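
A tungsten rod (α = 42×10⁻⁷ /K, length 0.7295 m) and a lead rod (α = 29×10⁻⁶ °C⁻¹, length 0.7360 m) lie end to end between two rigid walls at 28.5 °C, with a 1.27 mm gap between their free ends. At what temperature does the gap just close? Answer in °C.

T = 80.5 °C

Gap closes when ΔL₁ + ΔL₂ = 1.27 mm = 1.27×10⁻³ m
(α₁L₁ + α₂L₂)ΔT = g
α₁L₁ + α₂L₂ = 42×10⁻⁷×0.7295 + 29×10⁻⁶×0.7360 = 2.44079×10⁻⁵ m/K
ΔT = 1.27×10⁻³ / 2.44079×10⁻⁵ = 52.032 K
T = 28.5 + 52.032 = 80.532 °C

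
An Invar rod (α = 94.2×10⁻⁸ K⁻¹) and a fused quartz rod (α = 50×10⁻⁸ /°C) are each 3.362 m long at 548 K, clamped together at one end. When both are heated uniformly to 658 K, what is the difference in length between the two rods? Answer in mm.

ΔT = 110 K
Invar: ΔL = 94.2×10⁻⁸ × 3.362 m × 110 = 3.4837×10⁻⁴ m = 0.34837 mm
fused quartz: ΔL = 50×10⁻⁸ × 3.362 m × 110 = 1.8491×10⁻⁴ m = 0.18491 mm
difference = 0.34837 − 0.18491 = 0.16346 mm

0.163 mm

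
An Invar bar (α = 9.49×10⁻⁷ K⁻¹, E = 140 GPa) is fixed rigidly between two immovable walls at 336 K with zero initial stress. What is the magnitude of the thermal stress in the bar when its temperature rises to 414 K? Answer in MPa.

Fully constrained: the free strain ε = αΔT is blocked, so σ = Eε = EαΔT.
|ΔT| = 78 K
σ = 140×10⁹ × 9.49×10⁻⁷ × 78 = 1.04×10⁷ Pa

σ = 10.4 MPa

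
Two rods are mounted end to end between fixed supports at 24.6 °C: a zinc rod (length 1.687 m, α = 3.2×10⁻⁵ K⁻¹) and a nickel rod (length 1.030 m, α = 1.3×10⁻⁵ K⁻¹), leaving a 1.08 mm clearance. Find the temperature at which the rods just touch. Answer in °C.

α₁L₁ = 5.3984×10⁻⁵ m/K, α₂L₂ = 1.339×10⁻⁵ m/K → total 6.7374×10⁻⁵ m/K
ΔT = g/(α₁L₁+α₂L₂) = 1.08×10⁻³ / 6.7374×10⁻⁵ = 16.030 K
T = 24.6 + 16.030 = 40.630 °C

T = 40.6 °C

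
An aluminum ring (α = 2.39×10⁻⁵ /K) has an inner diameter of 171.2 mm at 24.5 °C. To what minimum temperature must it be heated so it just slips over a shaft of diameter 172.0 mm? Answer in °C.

T = 220 °C

Required Δd = 172.0 − 171.2 = 0.8 mm
Δd = αd₀ΔT ⇒ ΔT = Δd/(αd₀) = 0.8 / (2.39×10⁻⁵ × 171.2) = 195.52 K
T_min = 24.5 + 195.52 = 220.02 °C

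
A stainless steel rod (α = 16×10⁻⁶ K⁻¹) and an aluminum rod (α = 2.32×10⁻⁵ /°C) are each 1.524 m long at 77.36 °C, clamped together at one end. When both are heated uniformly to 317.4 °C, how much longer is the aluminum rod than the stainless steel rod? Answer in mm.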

_WHAT YOU SHOULD DO_:
All of the material should be duplicated exactly.

_THE ANSWER_:
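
A tungsten rod (α = 42×10⁻⁷ /K, length 0.7295 m) and a lead rod (α = 29×10⁻⁶ °C⁻¹, length 0.7360 m) lie end to end between two rigid walls at 28.5 °C, with a 1.27 mm gap between their free ends. At what temperature does the gap just close? Answer in °C.

T = 80.5 °C

Gap closes when ΔL₁ + ΔL₂ = 1.27 mm = 1.27×10⁻³ m
(α₁L₁ + α₂L₂)ΔT = g
α₁L₁ + α₂L₂ = 42×10⁻⁷×0.7295 + 29×10⁻⁶×0.7360 = 2.44079×10⁻⁵ m/K
ΔT = 1.27×10⁻³ / 2.44079×10⁻⁵ = 52.032 K
T = 28.5 + 52.032 = 80.532 °C

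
An Invar rod (α = 94.2×10⁻⁸ K⁻¹) and a fused quartz rod (α = 50×10⁻⁸ /°C) are each 3.362 m long at 548 K, clamped together at one end. When both are heated uniformly to 658 K, what is the difference in length between the two rods? Answer in mm.

ΔT = 110 K
Invar: ΔL = 94.2×10⁻⁸ × 3.362 m × 110 = 3.4837×10⁻⁴ m = 0.34837 mm
fused quartz: ΔL = 50×10⁻⁸ × 3.362 m × 110 = 1.8491×10⁻⁴ m = 0.18491 mm
difference = 0.34837 − 0.18491 = 0.16346 mm

0.163 mm

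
An Invar bar (α = 9.49×10⁻⁷ K⁻¹, E = 140 GPa) is fixed rigidly between two immovable walls at 336 K with zero initial stress. What is the magnitude of the thermal stress in the bar when its temperature rises to 414 K? Answer in MPa.

Fully constrained: the free strain ε = αΔT is blocked, so σ = Eε = EαΔT.
|ΔT| = 78 K
σ = 140×10⁹ × 9.49×10⁻⁷ × 78 = 1.04×10⁷ Pa

σ = 10.4 MPa

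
Two rods are mounted end to end between fixed supports at 24.6 °C: a zinc rod (length 1.687 m, α = 3.2×10⁻⁵ K⁻¹) and a nickel rod (length 1.030 m, α = 1.3×10⁻⁵ K⁻¹), leaving a 1.08 mm clearance. Find the temperature at which the rods just touch. Answer in °C.

α₁L₁ = 5.3984×10⁻⁵ m/K, α₂L₂ = 1.339×10⁻⁵ m/K → total 6.7374×10⁻⁵ m/K
ΔT = g/(α₁L₁+α₂L₂) = 1.08×10⁻³ / 6.7374×10⁻⁵ = 16.030 K
T = 24.6 + 16.030 = 40.630 °C

T = 40.6 °C

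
An aluminum ring (α = 2.39×10⁻⁵ /K) has an inner diameter of 171.2 mm at 24.5 °C. To what minimum temperature must it be heated so it just slips over a shaft of diameter 172.0 mm? Answer in °C.

T = 220 °C

Required Δd = 172.0 − 171.2 = 0.8 mm
Δd = αd₀ΔT ⇒ ΔT = Δd/(αd₀) = 0.8 / (2.39×10⁻⁵ × 171.2) = 195.52 K
T_min = 24.5 + 195.52 = 220.02 °C

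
A stainless steel rod (α = 16×10⁻⁶ K⁻¹) and an aluminum rod (α = 2.32×10⁻⁵ /°C) are each 1.524 m long at 77.36 °C, clamped together at one end. When both are heated uniformly to 317.4 °C, how much longer is the aluminum rod than the stainless steel rod? Answer in mm.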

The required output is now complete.